→ **What needs to be done**
Output each entry exactly; skip nothing.

→ **Record set**
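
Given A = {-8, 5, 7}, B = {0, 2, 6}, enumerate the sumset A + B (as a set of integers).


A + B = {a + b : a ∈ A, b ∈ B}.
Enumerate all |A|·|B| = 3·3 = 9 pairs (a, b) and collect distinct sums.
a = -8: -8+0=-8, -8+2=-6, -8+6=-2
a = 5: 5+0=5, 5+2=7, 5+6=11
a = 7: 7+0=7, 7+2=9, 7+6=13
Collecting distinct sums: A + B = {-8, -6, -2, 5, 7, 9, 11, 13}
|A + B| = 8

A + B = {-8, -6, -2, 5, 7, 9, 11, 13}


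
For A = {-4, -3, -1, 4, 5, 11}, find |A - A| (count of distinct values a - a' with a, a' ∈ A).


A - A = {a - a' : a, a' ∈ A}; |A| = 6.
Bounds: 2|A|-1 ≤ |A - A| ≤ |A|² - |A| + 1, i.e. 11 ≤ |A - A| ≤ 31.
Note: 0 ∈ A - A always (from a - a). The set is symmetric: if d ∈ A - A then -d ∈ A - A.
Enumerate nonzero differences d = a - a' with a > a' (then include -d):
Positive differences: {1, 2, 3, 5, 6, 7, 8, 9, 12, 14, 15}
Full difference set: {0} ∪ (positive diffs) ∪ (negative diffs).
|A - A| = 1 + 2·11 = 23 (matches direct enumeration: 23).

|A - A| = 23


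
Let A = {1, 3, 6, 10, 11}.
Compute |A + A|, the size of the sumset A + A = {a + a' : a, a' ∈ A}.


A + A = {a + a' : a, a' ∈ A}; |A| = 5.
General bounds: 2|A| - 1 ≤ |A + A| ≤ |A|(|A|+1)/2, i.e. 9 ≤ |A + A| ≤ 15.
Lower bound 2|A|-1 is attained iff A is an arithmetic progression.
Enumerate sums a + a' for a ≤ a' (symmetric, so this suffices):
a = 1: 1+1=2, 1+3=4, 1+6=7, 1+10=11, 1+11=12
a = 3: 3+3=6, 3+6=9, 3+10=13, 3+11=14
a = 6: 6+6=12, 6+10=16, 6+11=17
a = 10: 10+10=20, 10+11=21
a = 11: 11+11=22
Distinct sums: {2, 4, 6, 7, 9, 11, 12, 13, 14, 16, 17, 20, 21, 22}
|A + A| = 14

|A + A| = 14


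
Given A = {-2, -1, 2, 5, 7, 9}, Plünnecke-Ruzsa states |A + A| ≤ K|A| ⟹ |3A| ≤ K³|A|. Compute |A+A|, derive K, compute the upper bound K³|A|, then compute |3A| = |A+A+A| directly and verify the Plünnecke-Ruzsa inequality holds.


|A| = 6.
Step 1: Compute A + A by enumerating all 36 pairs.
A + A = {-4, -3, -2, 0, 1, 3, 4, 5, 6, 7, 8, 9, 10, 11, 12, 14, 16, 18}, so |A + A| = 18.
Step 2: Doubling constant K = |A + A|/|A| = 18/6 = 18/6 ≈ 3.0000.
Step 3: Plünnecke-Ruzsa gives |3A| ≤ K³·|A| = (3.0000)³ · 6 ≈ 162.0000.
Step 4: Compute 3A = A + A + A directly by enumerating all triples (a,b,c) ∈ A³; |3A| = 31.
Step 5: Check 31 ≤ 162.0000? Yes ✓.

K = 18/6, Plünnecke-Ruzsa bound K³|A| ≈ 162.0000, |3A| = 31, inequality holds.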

→ **Response to the exercise**
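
Given A = {-8, 5, 7}, B = {0, 2, 6}, enumerate the sumset A + B (as a set of integers).


A + B = {a + b : a ∈ A, b ∈ B}.
Enumerate all |A|·|B| = 3·3 = 9 pairs (a, b) and collect distinct sums.
a = -8: -8+0=-8, -8+2=-6, -8+6=-2
a = 5: 5+0=5, 5+2=7, 5+6=11
a = 7: 7+0=7, 7+2=9, 7+6=13
Collecting distinct sums: A + B = {-8, -6, -2, 5, 7, 9, 11, 13}
|A + B| = 8

A + B = {-8, -6, -2, 5, 7, 9, 11, 13}


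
For A = {-4, -3, -1, 4, 5, 11}, find |A - A| (count of distinct values a - a' with a, a' ∈ A).


A - A = {a - a' : a, a' ∈ A}; |A| = 6.
Bounds: 2|A|-1 ≤ |A - A| ≤ |A|² - |A| + 1, i.e. 11 ≤ |A - A| ≤ 31.
Note: 0 ∈ A - A always (from a - a). The set is symmetric: if d ∈ A - A then -d ∈ A - A.
Enumerate nonzero differences d = a - a' with a > a' (then include -d):
Positive differences: {1, 2, 3, 5, 6, 7, 8, 9, 12, 14, 15}
Full difference set: {0} ∪ (positive diffs) ∪ (negative diffs).
|A - A| = 1 + 2·11 = 23 (matches direct enumeration: 23).

|A - A| = 23


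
Let A = {1, 3, 6, 10, 11}.
Compute |A + A|, the size of the sumset A + A = {a + a' : a, a' ∈ A}.


A + A = {a + a' : a, a' ∈ A}; |A| = 5.
General bounds: 2|A| - 1 ≤ |A + A| ≤ |A|(|A|+1)/2, i.e. 9 ≤ |A + A| ≤ 15.
Lower bound 2|A|-1 is attained iff A is an arithmetic progression.
Enumerate sums a + a' for a ≤ a' (symmetric, so this suffices):
a = 1: 1+1=2, 1+3=4, 1+6=7, 1+10=11, 1+11=12
a = 3: 3+3=6, 3+6=9, 3+10=13, 3+11=14
a = 6: 6+6=12, 6+10=16, 6+11=17
a = 10: 10+10=20, 10+11=21
a = 11: 11+11=22
Distinct sums: {2, 4, 6, 7, 9, 11, 12, 13, 14, 16, 17, 20, 21, 22}
|A + A| = 14

|A + A| = 14


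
Given A = {-2, -1, 2, 5, 7, 9}, Plünnecke-Ruzsa states |A + A| ≤ K|A| ⟹ |3A| ≤ K³|A|. Compute |A+A|, derive K, compute the upper bound K³|A|, then compute |3A| = |A+A+A| directly and verify the Plünnecke-Ruzsa inequality holds.


|A| = 6.
Step 1: Compute A + A by enumerating all 36 pairs.
A + A = {-4, -3, -2, 0, 1, 3, 4, 5, 6, 7, 8, 9, 10, 11, 12, 14, 16, 18}, so |A + A| = 18.
Step 2: Doubling constant K = |A + A|/|A| = 18/6 = 18/6 ≈ 3.0000.
Step 3: Plünnecke-Ruzsa gives |3A| ≤ K³·|A| = (3.0000)³ · 6 ≈ 162.0000.
Step 4: Compute 3A = A + A + A directly by enumerating all triples (a,b,c) ∈ A³; |3A| = 31.
Step 5: Check 31 ≤ 162.0000? Yes ✓.

K = 18/6, Plünnecke-Ruzsa bound K³|A| ≈ 162.0000, |3A| = 31, inequality holds.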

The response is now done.